(Records excerpted from a collection)
"""
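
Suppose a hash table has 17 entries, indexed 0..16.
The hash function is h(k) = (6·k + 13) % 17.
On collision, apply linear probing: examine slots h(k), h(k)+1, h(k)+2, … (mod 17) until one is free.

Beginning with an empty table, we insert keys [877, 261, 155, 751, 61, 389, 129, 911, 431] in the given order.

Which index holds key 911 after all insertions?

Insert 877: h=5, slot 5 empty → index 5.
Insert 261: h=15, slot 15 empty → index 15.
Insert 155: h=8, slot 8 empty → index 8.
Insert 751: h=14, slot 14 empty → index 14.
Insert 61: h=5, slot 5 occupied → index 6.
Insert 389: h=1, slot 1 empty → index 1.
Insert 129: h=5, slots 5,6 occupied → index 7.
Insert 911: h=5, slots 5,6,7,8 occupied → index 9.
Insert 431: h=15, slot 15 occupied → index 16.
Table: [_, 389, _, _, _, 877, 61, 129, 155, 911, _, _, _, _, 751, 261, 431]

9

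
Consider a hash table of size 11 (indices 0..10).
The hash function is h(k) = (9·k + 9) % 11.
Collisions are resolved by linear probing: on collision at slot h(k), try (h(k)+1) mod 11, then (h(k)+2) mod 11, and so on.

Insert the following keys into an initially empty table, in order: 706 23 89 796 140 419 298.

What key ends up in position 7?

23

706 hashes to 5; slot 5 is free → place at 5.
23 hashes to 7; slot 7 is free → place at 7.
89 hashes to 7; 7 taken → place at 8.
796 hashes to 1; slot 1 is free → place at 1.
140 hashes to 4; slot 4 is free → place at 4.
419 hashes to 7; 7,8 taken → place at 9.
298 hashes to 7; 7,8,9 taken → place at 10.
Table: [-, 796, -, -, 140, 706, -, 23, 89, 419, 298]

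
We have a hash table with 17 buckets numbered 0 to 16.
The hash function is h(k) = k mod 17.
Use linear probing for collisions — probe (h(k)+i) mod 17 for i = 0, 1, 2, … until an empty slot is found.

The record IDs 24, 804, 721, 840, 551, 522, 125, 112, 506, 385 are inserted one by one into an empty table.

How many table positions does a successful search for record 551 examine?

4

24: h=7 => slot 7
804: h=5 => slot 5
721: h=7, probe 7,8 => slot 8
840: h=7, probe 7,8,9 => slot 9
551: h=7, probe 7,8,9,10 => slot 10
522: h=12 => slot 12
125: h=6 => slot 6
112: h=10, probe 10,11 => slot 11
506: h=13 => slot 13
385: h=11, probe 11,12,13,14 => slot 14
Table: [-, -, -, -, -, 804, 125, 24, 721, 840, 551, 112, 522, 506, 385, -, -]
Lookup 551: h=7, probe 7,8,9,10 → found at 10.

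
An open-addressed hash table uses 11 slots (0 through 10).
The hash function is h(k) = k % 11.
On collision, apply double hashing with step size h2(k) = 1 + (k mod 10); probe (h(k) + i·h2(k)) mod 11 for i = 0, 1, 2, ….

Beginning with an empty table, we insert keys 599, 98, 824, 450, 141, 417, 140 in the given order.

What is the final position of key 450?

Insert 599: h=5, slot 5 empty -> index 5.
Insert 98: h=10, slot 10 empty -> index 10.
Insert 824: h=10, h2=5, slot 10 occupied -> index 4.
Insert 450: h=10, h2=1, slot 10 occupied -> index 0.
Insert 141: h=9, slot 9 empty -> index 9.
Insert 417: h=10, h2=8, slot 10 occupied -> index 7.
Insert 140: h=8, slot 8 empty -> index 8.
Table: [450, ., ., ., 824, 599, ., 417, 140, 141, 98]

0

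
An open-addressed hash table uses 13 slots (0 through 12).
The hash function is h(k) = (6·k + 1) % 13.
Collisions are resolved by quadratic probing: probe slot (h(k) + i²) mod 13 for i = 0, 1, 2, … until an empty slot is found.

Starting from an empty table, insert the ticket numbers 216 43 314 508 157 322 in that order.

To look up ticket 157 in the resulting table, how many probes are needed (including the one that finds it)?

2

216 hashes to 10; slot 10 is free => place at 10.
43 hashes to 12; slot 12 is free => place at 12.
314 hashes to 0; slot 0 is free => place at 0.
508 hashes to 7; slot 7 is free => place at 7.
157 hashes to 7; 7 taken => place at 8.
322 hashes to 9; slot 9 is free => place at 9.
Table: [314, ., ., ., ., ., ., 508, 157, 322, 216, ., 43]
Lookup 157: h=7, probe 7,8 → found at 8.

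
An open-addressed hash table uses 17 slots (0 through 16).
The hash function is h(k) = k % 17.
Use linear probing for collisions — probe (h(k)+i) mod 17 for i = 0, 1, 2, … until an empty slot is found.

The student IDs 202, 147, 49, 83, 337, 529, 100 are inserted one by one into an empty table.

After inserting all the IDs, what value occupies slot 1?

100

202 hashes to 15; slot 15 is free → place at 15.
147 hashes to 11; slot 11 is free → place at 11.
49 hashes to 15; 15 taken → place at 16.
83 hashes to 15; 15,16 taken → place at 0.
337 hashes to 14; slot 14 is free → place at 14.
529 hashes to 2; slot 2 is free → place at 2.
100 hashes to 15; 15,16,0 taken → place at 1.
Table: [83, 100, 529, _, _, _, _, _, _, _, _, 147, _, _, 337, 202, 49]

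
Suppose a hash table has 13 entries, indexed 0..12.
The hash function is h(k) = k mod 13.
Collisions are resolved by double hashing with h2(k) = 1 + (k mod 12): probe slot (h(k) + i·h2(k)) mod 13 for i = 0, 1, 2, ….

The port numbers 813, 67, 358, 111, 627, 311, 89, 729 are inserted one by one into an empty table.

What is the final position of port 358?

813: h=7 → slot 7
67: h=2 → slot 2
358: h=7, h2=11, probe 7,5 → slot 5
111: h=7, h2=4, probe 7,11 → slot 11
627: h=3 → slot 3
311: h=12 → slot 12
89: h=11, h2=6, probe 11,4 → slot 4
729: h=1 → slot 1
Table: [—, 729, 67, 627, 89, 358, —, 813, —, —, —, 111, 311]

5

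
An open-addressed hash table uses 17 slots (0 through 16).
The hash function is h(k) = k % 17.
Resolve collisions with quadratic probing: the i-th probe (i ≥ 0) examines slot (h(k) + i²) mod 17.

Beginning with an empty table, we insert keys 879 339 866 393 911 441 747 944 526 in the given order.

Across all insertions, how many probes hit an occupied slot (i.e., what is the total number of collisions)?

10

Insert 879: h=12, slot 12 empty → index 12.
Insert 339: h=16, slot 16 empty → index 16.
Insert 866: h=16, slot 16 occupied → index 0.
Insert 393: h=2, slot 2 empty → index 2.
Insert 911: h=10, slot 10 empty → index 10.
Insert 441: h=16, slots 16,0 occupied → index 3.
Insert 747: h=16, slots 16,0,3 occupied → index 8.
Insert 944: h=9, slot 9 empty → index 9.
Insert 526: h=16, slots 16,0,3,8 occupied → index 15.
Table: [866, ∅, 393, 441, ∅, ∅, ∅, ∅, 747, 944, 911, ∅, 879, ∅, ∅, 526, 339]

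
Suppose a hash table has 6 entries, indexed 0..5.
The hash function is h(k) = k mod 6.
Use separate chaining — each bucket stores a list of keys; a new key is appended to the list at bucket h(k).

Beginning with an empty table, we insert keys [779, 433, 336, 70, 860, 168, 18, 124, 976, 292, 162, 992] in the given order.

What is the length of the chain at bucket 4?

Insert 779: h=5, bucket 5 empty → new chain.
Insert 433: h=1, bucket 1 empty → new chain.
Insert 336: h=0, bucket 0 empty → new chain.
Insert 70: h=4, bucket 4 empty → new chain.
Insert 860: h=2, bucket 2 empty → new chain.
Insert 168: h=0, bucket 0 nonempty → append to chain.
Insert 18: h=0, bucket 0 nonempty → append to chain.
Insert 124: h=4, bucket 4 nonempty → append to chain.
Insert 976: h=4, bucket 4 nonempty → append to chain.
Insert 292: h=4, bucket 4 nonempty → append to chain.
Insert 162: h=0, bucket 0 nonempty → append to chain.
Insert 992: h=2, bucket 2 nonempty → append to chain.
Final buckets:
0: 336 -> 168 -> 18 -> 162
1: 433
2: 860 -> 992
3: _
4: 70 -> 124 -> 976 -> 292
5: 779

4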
"""
_INSTRUCTIONS TO FOLLOW_: Set down precisely the lines above between the line holding "Collisions are resolved by double" and the line holding "Beginning with an empty table, we insert keys 879", inclusive, and nothing beyond them.

_RESPONSE AREA_:
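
Collisions are resolved by double hashing with h2(k) = 1 + (k mod 12): probe slot (h(k) + i·h2(k)) mod 13 for i = 0, 1, 2, ….

The port numbers 813, 67, 358, 111, 627, 311, 89, 729 are inserted one by one into an empty table.

What is the final position of port 358?

813: h=7 → slot 7
67: h=2 → slot 2
358: h=7, h2=11, probe 7,5 → slot 5
111: h=7, h2=4, probe 7,11 → slot 11
627: h=3 → slot 3
311: h=12 → slot 12
89: h=11, h2=6, probe 11,4 → slot 4
729: h=1 → slot 1
Table: [—, 729, 67, 627, 89, 358, —, 813, —, —, —, 111, 311]

5

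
An open-addressed hash table uses 17 slots (0 through 16).
The hash function is h(k) = k % 17.
Resolve collisions with quadratic probing: the i-th probe (i ≥ 0) examines slot (h(k) + i²) mod 17.

Beginning with an empty table, we insert keys 879 339 866 393 911 441 747 944 526 in the given order.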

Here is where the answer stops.